* _What is required_:
Copy out all the entries shown below, exactly as they appear.

*** Opening of Supplied data ***

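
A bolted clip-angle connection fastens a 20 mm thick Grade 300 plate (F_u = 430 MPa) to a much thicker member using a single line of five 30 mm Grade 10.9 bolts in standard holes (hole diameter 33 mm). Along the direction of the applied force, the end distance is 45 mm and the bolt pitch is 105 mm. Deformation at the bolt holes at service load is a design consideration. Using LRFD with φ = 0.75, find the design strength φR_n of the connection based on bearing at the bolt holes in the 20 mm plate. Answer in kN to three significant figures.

2080 kN

Per bolt r_n = 1.2 l_c t F_u ≤ 2.4 d t F_u; upper limit = 2.4 × 30 × 20 × 430 / 1000 = 619.2 kN.
Edge bolt: l_c = 45 − 33/2 = 28.5 mm → 1.2 × 28.5 × 20 × 430 / 1000 = 294.1 → r_n = 294.1 kN.
Interior bolts: l_c = 105 − 33 = 72 mm → 1.2 × 72 × 20 × 430 / 1000 = 743 → r_n = 619.2 kN.
R_n = 1 × 294.1 + 4 × 619.2 = 2771 kN.
Design strength φR_n = 0.75 × 2771 = 2080 kN.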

*** Close of Supplied data ***

* _Answer for the task_:
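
A bolted clip-angle connection fastens a 20 mm thick Grade 300 plate (F_u = 430 MPa) to a much thicker member using a single line of five 30 mm Grade 10.9 bolts in standard holes (hole diameter 33 mm). Along the direction of the applied force, the end distance is 45 mm and the bolt pitch is 105 mm. Deformation at the bolt holes at service load is a design consideration. Using LRFD with φ = 0.75, find the design strength φR_n of the connection based on bearing at the bolt holes in the 20 mm plate. Answer in kN to three significant figures.

2080 kN

Per bolt r_n = 1.2 l_c t F_u ≤ 2.4 d t F_u; upper limit = 2.4 × 30 × 20 × 430 / 1000 = 619.2 kN.
Edge bolt: l_c = 45 − 33/2 = 28.5 mm → 1.2 × 28.5 × 20 × 430 / 1000 = 294.1 → r_n = 294.1 kN.
Interior bolts: l_c = 105 − 33 = 72 mm → 1.2 × 72 × 20 × 430 / 1000 = 743 → r_n = 619.2 kN.
R_n = 1 × 294.1 + 4 × 619.2 = 2771 kN.
Design strength φR_n = 0.75 × 2771 = 2080 kN.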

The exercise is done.